======== MATERIAL FOR THIS EXERCISE ========

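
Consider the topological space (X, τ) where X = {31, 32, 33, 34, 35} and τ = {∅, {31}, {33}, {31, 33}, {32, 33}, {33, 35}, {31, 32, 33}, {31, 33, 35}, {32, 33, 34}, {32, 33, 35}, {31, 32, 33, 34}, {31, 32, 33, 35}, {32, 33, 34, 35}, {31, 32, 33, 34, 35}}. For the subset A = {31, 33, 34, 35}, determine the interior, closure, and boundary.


int(A) = {31, 33, 35}, cl(A) = {31, 32, 33, 34, 35}, ∂A = {32, 34}.

Closed sets in (X, τ) are complements of opens:
  closed(X, τ) = {∅, {31}, {34}, {35}, {31, 34}, {31, 35}, {32, 34}, {34, 35}, {31, 32, 34}, {31, 34, 35}, {32, 34, 35}, {31, 32, 34, 35}, {32, 33, 34, 35}, {31, 32, 33, 34, 35}}.
int(A) = ⋃ {U ∈ τ : U ⊆ A}. Opens contained in A: ∅, {31}, {33}, {31, 33}, {33, 35}, {31, 33, 35}.
Taking the union of these: int(A) = {31, 33, 35}.
cl(A) = ⋂ {C closed : A ⊆ C}. Closed sets containing A: {31, 32, 33, 34, 35}.
Intersecting these: cl(A) = {31, 32, 33, 34, 35}.
∂A = cl(A) ∖ int(A) = {31, 32, 33, 34, 35} ∖ {31, 33, 35} = {32, 34}.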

========

- [TASK DESCRIPTION] Character for character, reproduce all of the lines above.

- [RESPONSE TO THIS EXERCISE]
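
Consider the topological space (X, τ) where X = {31, 32, 33, 34, 35} and τ = {∅, {31}, {33}, {31, 33}, {32, 33}, {33, 35}, {31, 32, 33}, {31, 33, 35}, {32, 33, 34}, {32, 33, 35}, {31, 32, 33, 34}, {31, 32, 33, 35}, {32, 33, 34, 35}, {31, 32, 33, 34, 35}}. For the subset A = {31, 33, 34, 35}, determine the interior, closure, and boundary.


int(A) = {31, 33, 35}, cl(A) = {31, 32, 33, 34, 35}, ∂A = {32, 34}.

Closed sets in (X, τ) are complements of opens:
  closed(X, τ) = {∅, {31}, {34}, {35}, {31, 34}, {31, 35}, {32, 34}, {34, 35}, {31, 32, 34}, {31, 34, 35}, {32, 34, 35}, {31, 32, 34, 35}, {32, 33, 34, 35}, {31, 32, 33, 34, 35}}.
int(A) = ⋃ {U ∈ τ : U ⊆ A}. Opens contained in A: ∅, {31}, {33}, {31, 33}, {33, 35}, {31, 33, 35}.
Taking the union of these: int(A) = {31, 33, 35}.
cl(A) = ⋂ {C closed : A ⊆ C}. Closed sets containing A: {31, 32, 33, 34, 35}.
Intersecting these: cl(A) = {31, 32, 33, 34, 35}.
∂A = cl(A) ∖ int(A) = {31, 32, 33, 34, 35} ∖ {31, 33, 35} = {32, 34}.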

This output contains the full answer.